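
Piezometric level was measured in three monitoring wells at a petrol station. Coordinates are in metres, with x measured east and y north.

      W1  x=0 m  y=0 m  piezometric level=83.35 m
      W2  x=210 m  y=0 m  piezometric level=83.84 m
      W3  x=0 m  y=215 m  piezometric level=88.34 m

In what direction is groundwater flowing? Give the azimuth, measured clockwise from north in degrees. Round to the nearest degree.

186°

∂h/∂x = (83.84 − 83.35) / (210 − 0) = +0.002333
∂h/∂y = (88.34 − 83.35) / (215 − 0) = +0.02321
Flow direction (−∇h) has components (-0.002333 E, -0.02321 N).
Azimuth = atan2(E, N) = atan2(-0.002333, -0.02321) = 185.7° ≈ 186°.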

§ **WHAT YOU HAVE TO DO**
Nothing in the records may be left out; transcribe all of them exactly.

§ **RESPONSE TO THE TASK**
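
Piezometric level was measured in three monitoring wells at a petrol station. Coordinates are in metres, with x measured east and y north.

      W1  x=0 m  y=0 m  piezometric level=83.35 m
      W2  x=210 m  y=0 m  piezometric level=83.84 m
      W3  x=0 m  y=215 m  piezometric level=88.34 m

In what direction is groundwater flowing? Give the azimuth, measured clockwise from north in degrees. Round to the nearest degree.

186°

∂h/∂x = (83.84 − 83.35) / (210 − 0) = +0.002333
∂h/∂y = (88.34 − 83.35) / (215 − 0) = +0.02321
Flow direction (−∇h) has components (-0.002333 E, -0.02321 N).
Azimuth = atan2(E, N) = atan2(-0.002333, -0.02321) = 185.7° ≈ 186°.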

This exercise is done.